== WHAT THE TASK REQUIRES ==
From the entries that follow, reproduce exactly and only the lines from the line with "The transfer function of a network is" to the line with "H(s) = 2(s + 1000)(s", endpoints included.

== STORED DATA ==
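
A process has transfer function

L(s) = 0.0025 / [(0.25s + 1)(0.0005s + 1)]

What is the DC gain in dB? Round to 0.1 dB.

-52.0 dB

L(0) = 0.0025 · 1 / 1 = 0.0025
20 log₁₀(0.0025) ≈ -52.04 dB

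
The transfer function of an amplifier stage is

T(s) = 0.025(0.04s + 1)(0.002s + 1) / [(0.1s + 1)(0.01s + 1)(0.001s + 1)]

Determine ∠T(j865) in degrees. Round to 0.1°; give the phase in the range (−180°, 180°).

-65.3°

At ω = 865 rad/s:
zero (1 + j865·0.04) = 1 + j34.6 → |·| ≈ 34.614, ∠ ≈ 88.34°
zero (1 + j865·0.002) = 1 + j1.73 → |·| ≈ 1.9982, ∠ ≈ 59.97°
pole (1 + j865·0.1) = 1 + j86.5 → |·| ≈ 86.506, ∠ ≈ 89.34°
pole (1 + j865·0.01) = 1 + j8.65 → |·| ≈ 8.7076, ∠ ≈ 83.41°
pole (1 + j865·0.001) = 1 + j0.865 → |·| ≈ 1.3222, ∠ ≈ 40.86°
∠T = (88.34° + 59.97°) − (89.34° + 83.41° + 40.86°) = -65.30°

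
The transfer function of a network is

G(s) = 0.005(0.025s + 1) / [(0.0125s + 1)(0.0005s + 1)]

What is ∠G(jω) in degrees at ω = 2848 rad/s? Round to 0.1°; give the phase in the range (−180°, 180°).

-54.1°

At ω = 2848 rad/s:
zero (1 + j2848·0.025) = 1 + j71.2 → |·| ≈ 71.207, ∠ ≈ 89.20°
pole (1 + j2848·0.0125) = 1 + j35.6 → |·| ≈ 35.614, ∠ ≈ 88.39°
pole (1 + j2848·0.0005) = 1 + j1.424 → |·| ≈ 1.7401, ∠ ≈ 54.92°
∠G = (89.20°) − (88.39° + 54.92°) = -54.11°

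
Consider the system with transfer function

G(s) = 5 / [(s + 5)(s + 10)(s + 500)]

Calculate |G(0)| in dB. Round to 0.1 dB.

-74.0 dB

G(0) = 5 / (5·10·500) = 0.0002
20 log₁₀(0.0002) ≈ -73.98 dB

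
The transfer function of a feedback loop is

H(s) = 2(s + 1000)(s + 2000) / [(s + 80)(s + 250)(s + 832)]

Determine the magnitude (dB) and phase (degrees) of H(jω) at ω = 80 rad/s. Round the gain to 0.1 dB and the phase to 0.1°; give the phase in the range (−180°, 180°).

-15.8 dB, -61.4°

At s = jω = j80:
zero (s+1000): 1000 + j80 → |·| = √(1000²+80²) = √1006400 ≈ 1003.2, ∠ = arctan(80/1000) ≈ 4.57°
zero (s+2000): 2000 + j80 → |·| = √(2000²+80²) = √4006400 ≈ 2001.6, ∠ = arctan(80/2000) ≈ 2.29°
pole (s+80): 80 + j80 → |·| = √(80²+80²) = √12800 ≈ 113.14, ∠ = arctan(80/80) ≈ 45.00°
pole (s+250): 250 + j80 → |·| = √(250²+80²) = √68900 ≈ 262.49, ∠ = arctan(80/250) ≈ 17.74°
pole (s+832): 832 + j80 → |·| = √(832²+80²) = √698624 ≈ 835.84, ∠ = arctan(80/832) ≈ 5.49°
|H| = 2 · 2.008e+06 / 2.4823e+07 ≈ 0.16179
Gain = 20 log₁₀(0.16179) ≈ -15.82 dB
∠H = 6.86° − 68.23° = -61.37°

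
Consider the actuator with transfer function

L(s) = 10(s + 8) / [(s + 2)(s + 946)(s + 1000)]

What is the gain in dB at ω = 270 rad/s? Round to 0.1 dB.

-100.2 dB

At s = jω = j270:
zero (s+8): 8 + j270 → |·| = √(8²+270²) = √72964 ≈ 270.12, ∠ = arctan(270/8) ≈ 88.30°
pole (s+2): 2 + j270 → |·| = √(2²+270²) = √72904 ≈ 270.01, ∠ = arctan(270/2) ≈ 89.58°
pole (s+946): 946 + j270 → |·| = √(946²+270²) = √967816 ≈ 983.78, ∠ = arctan(270/946) ≈ 15.93°
pole (s+1000): 1000 + j270 → |·| = √(1000²+270²) = √1072900 ≈ 1035.8, ∠ = arctan(270/1000) ≈ 15.11°
|L| = 10 · 270.12 / 2.7514e+08 ≈ 9.8175e-06
Gain = 20 log₁₀(9.8175e-06) ≈ -100.16 dB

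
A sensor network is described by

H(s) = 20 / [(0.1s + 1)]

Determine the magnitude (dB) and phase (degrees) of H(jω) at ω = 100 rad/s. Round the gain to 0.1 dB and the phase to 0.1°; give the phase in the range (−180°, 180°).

6.0 dB, -84.3°

At ω = 100 rad/s:
pole (1 + j100·0.1) = 1 + j10 → |·| ≈ 10.05, ∠ ≈ 84.29°
|H| = 20 · 1 / (10.05) ≈ 1.99
Gain = 20 log₁₀(1.99) ≈ 5.98 dB
∠H = (0°) − (84.29°) = -84.29°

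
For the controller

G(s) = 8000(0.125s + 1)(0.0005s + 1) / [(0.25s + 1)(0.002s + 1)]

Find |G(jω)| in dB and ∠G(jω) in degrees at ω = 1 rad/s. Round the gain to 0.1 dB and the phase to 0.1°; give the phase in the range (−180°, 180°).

77.9 dB, -7.0°

At ω = 1 rad/s:
zero (1 + j1·0.125) = 1 + j0.125 → |·| ≈ 1.0078, ∠ ≈ 7.13°
zero (1 + j1·0.0005) = 1 + j0.0005 → |·| ≈ 1, ∠ ≈ 0.03°
pole (1 + j1·0.25) = 1 + j0.25 → |·| ≈ 1.0308, ∠ ≈ 14.04°
pole (1 + j1·0.002) = 1 + j0.002 → |·| ≈ 1, ∠ ≈ 0.11°
|G| = 8000 · 1.0078 · 1 / (1.0308 · 1) ≈ 7821.5
Gain = 20 log₁₀(7821.5) ≈ 77.87 dB
∠G = (7.13° + 0.03°) − (14.04° + 0.11°) = -6.99°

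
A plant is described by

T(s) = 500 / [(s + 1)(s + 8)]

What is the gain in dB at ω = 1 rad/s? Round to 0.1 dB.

32.8 dB

At s = jω = j1:
pole (s+1): 1 + j1 → |·| = √(1²+1²) = √2 ≈ 1.4142, ∠ = arctan(1/1) ≈ 45.00°
pole (s+8): 8 + j1 → |·| = √(8²+1²) = √65 ≈ 8.0623, ∠ = arctan(1/8) ≈ 7.13°
|T| = 500 / 11.402 ≈ 43.852
Gain = 20 log₁₀(43.852) ≈ 32.84 dB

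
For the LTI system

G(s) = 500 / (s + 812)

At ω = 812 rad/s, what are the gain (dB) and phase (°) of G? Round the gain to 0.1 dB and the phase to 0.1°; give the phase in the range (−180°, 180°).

-7.2 dB, -45.0°

At s = jω = j812:
pole (s+812): 812 + j812 → |·| = √(812²+812²) = √1318688 ≈ 1148.3, ∠ = arctan(812/812) ≈ 45.00°
|G| = 500 / 1148.3 ≈ 0.43543
Gain = 20 log₁₀(0.43543) ≈ -7.22 dB
∠G = 0.00° − 45.00° = -45.00°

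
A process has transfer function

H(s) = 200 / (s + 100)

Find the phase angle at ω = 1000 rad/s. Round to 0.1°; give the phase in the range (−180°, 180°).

-84.3°

At s = jω = j1000:
pole (s+100): 100 + j1000 → |·| = √(100²+1000²) = √1010000 ≈ 1005, ∠ = arctan(1000/100) ≈ 84.29°
∠H = 0.00° − 84.29° = -84.29°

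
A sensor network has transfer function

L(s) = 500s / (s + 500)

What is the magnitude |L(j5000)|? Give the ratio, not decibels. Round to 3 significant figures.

At s = jω = j5000:
zero at origin: s = j5000 → |·| = 5000, ∠ = 90.00°
pole (s+500): 500 + j5000 → |·| = √(500²+5000²) = √25250000 ≈ 5024.9, ∠ = arctan(5000/500) ≈ 84.29°
|L| = 500 · 5000 / 5024.9 ≈ 497.52

498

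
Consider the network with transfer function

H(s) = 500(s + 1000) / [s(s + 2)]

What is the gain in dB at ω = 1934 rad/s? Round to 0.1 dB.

At s = jω = j1934:
zero (s+1000): 1000 + j1934 → |·| = √(1000²+1934²) = √4740356 ≈ 2177.2, ∠ = arctan(1934/1000) ≈ 62.66°
pole (s+2): 2 + j1934 → |·| = √(2²+1934²) = √3740360 ≈ 1934, ∠ = arctan(1934/2) ≈ 89.94°
pole at origin: |s| = 1934, ∠ = 90.00° (in denominator)
|H| = 500 · 2177.2 / 3.7404e+06 ≈ 0.29104
Gain = 20 log₁₀(0.29104) ≈ -10.72 dB

-10.7 dB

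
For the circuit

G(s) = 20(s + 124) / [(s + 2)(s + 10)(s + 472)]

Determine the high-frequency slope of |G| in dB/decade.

-40 dB/decade

Each pole contributes −20 dB/decade at high frequency; each zero contributes +20 dB/decade.
Net: 1 zero(s) − 3 pole(s) → -40 dB/decade.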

== REPLY TO THE TASK ==
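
The transfer function of a network is

G(s) = 0.005(0.025s + 1) / [(0.0125s + 1)(0.0005s + 1)]

What is ∠G(jω) in degrees at ω = 2848 rad/s? Round to 0.1°; give the phase in the range (−180°, 180°).

-54.1°

At ω = 2848 rad/s:
zero (1 + j2848·0.025) = 1 + j71.2 → |·| ≈ 71.207, ∠ ≈ 89.20°
pole (1 + j2848·0.0125) = 1 + j35.6 → |·| ≈ 35.614, ∠ ≈ 88.39°
pole (1 + j2848·0.0005) = 1 + j1.424 → |·| ≈ 1.7401, ∠ ≈ 54.92°
∠G = (89.20°) − (88.39° + 54.92°) = -54.11°

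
Consider the system with transfer function

G(s) = 5 / [(s + 5)(s + 10)(s + 500)]

Calculate |G(0)| in dB. Round to 0.1 dB.

-74.0 dB

G(0) = 5 / (5·10·500) = 0.0002
20 log₁₀(0.0002) ≈ -73.98 dB

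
The transfer function of a feedback loop is

H(s) = 2(s + 1000)(s + 2000) / [(s + 80)(s + 250)(s + 832)]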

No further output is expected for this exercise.